Saved entries:
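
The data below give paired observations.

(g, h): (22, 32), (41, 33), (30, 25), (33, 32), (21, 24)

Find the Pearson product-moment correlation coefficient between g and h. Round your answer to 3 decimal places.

0.522

n = 5, Σg = 147, Σh = 146, Σg² = 4595, Σh² = 4338, Σgh = 4367
nΣgh − ΣgΣh = 21835 − 21462 = 373
nΣg² − (Σg)² = 22975 − 21609 = 1366; nΣh² − (Σh)² = 21690 − 21316 = 374
r = 373 / √(1366 × 374) = 373 / 714.7615 ≈ 0.522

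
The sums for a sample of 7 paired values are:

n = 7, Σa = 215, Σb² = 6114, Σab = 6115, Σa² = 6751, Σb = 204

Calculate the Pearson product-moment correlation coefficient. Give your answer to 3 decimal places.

r = (nΣab − ΣaΣb) / √[(nΣa² − (Σa)²)(nΣb² − (Σb)²)]
Numerator: 7×6115 − 215×204 = -1055
Denominator: √[(47257 − 46225)(42798 − 41616)] = √[1032 × 1182] = 1104.4564
r = -1055 / 1104.4564 ≈ -0.955

-0.955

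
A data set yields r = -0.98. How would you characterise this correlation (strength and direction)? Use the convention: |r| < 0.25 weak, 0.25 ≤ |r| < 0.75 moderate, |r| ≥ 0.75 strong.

strong negative

r = -0.98 < 0 so the relationship is negative.
|r| = 0.98, which falls in the strong range.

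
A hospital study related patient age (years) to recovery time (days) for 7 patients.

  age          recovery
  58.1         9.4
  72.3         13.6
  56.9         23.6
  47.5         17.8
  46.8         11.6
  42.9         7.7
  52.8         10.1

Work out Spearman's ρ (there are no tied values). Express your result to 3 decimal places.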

TASK: Whenever the word "paired" shows up in a line of the entries above, copy that line.

YOUR SOLUTION:
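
The data below give paired observations.
The sums for a sample of 7 paired values are: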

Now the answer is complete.